### INSTRUCTIONS FOR THE TASK
Every record below needs to be printed again exactly.

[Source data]
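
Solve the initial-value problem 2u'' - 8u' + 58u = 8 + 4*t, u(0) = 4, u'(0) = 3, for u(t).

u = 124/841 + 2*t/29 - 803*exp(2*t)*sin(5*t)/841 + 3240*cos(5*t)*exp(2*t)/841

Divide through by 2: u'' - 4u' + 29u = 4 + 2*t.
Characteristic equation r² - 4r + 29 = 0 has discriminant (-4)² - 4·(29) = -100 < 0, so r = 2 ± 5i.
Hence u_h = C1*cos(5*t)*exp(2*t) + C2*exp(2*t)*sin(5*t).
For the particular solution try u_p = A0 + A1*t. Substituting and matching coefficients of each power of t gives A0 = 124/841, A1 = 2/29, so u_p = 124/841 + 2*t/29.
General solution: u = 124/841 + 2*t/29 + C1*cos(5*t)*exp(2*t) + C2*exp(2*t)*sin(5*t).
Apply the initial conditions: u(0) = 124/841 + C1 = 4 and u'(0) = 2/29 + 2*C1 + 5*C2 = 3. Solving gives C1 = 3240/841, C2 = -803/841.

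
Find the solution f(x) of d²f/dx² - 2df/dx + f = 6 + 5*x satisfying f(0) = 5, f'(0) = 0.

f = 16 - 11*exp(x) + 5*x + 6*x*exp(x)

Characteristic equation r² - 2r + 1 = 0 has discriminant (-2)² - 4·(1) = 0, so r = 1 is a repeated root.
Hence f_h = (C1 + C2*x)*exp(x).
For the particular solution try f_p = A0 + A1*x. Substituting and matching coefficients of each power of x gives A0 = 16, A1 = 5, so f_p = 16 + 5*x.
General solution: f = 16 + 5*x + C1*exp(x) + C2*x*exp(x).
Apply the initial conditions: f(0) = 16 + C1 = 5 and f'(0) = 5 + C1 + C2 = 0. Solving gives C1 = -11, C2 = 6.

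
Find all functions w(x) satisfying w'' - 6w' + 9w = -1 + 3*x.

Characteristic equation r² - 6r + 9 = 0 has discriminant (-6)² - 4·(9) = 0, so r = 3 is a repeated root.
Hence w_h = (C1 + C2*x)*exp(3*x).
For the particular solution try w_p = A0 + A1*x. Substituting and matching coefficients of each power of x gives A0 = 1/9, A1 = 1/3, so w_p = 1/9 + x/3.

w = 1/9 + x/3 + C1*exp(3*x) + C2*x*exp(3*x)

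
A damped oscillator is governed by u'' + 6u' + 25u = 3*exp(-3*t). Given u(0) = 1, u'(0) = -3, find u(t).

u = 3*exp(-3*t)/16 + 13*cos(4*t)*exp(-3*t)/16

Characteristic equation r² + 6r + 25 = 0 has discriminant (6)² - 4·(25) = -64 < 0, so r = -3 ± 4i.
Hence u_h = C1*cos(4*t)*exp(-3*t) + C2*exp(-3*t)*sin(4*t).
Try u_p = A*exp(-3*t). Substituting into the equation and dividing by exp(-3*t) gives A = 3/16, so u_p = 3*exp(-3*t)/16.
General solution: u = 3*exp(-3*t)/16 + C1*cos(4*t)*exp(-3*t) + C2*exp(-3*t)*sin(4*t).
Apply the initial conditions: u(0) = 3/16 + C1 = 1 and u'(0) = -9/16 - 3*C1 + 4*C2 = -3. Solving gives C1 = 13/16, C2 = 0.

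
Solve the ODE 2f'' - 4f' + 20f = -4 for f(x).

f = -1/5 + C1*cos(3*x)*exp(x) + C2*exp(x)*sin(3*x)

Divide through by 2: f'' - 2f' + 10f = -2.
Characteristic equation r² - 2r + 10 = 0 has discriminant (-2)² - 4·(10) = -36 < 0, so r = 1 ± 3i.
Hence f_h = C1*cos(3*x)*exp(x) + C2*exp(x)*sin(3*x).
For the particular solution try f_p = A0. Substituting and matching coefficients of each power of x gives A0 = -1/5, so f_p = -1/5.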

### EXERCISE OUTPUT
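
Solve the initial-value problem 2u'' - 8u' + 58u = 8 + 4*t, u(0) = 4, u'(0) = 3, for u(t).

u = 124/841 + 2*t/29 - 803*exp(2*t)*sin(5*t)/841 + 3240*cos(5*t)*exp(2*t)/841

Divide through by 2: u'' - 4u' + 29u = 4 + 2*t.
Characteristic equation r² - 4r + 29 = 0 has discriminant (-4)² - 4·(29) = -100 < 0, so r = 2 ± 5i.
Hence u_h = C1*cos(5*t)*exp(2*t) + C2*exp(2*t)*sin(5*t).
For the particular solution try u_p = A0 + A1*t. Substituting and matching coefficients of each power of t gives A0 = 124/841, A1 = 2/29, so u_p = 124/841 + 2*t/29.
General solution: u = 124/841 + 2*t/29 + C1*cos(5*t)*exp(2*t) + C2*exp(2*t)*sin(5*t).
Apply the initial conditions: u(0) = 124/841 + C1 = 4 and u'(0) = 2/29 + 2*C1 + 5*C2 = 3. Solving gives C1 = 3240/841, C2 = -803/841.

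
Find the solution f(x) of d²f/dx² - 2df/dx + f = 6 + 5*x satisfying f(0) = 5, f'(0) = 0.

f = 16 - 11*exp(x) + 5*x + 6*x*exp(x)

Characteristic equation r² - 2r + 1 = 0 has discriminant (-2)² - 4·(1) = 0, so r = 1 is a repeated root.
Hence f_h = (C1 + C2*x)*exp(x).
For the particular solution try f_p = A0 + A1*x. Substituting and matching coefficients of each power of x gives A0 = 16, A1 = 5, so f_p = 16 + 5*x.
General solution: f = 16 + 5*x + C1*exp(x) + C2*x*exp(x).
Apply the initial conditions: f(0) = 16 + C1 = 5 and f'(0) = 5 + C1 + C2 = 0. Solving gives C1 = -11, C2 = 6.

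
Find all functions w(x) satisfying w'' - 6w' + 9w = -1 + 3*x.

Characteristic equation r² - 6r + 9 = 0 has discriminant (-6)² - 4·(9) = 0, so r = 3 is a repeated root.
Hence w_h = (C1 + C2*x)*exp(3*x).
For the particular solution try w_p = A0 + A1*x. Substituting and matching coefficients of each power of x gives A0 = 1/9, A1 = 1/3, so w_p = 1/9 + x/3.

w = 1/9 + x/3 + C1*exp(3*x) + C2*x*exp(3*x)

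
A damped oscillator is governed by u'' + 6u' + 25u = 3*exp(-3*t). Given u(0) = 1, u'(0) = -3, find u(t).

u = 3*exp(-3*t)/16 + 13*cos(4*t)*exp(-3*t)/16

Characteristic equation r² + 6r + 25 = 0 has discriminant (6)² - 4·(25) = -64 < 0, so r = -3 ± 4i.
Hence u_h = C1*cos(4*t)*exp(-3*t) + C2*exp(-3*t)*sin(4*t).
Try u_p = A*exp(-3*t). Substituting into the equation and dividing by exp(-3*t) gives A = 3/16, so u_p = 3*exp(-3*t)/16.
General solution: u = 3*exp(-3*t)/16 + C1*cos(4*t)*exp(-3*t) + C2*exp(-3*t)*sin(4*t).
Apply the initial conditions: u(0) = 3/16 + C1 = 1 and u'(0) = -9/16 - 3*C1 + 4*C2 = -3. Solving gives C1 = 13/16, C2 = 0.

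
Solve the ODE 2f'' - 4f' + 20f = -4 for f(x).

f = -1/5 + C1*cos(3*x)*exp(x) + C2*exp(x)*sin(3*x)

Divide through by 2: f'' - 2f' + 10f = -2.
Characteristic equation r² - 2r + 10 = 0 has discriminant (-2)² - 4·(10) = -36 < 0, so r = 1 ± 3i.
Hence f_h = C1*cos(3*x)*exp(x) + C2*exp(x)*sin(3*x).
For the particular solution try f_p = A0. Substituting and matching coefficients of each power of x gives A0 = -1/5, so f_p = -1/5.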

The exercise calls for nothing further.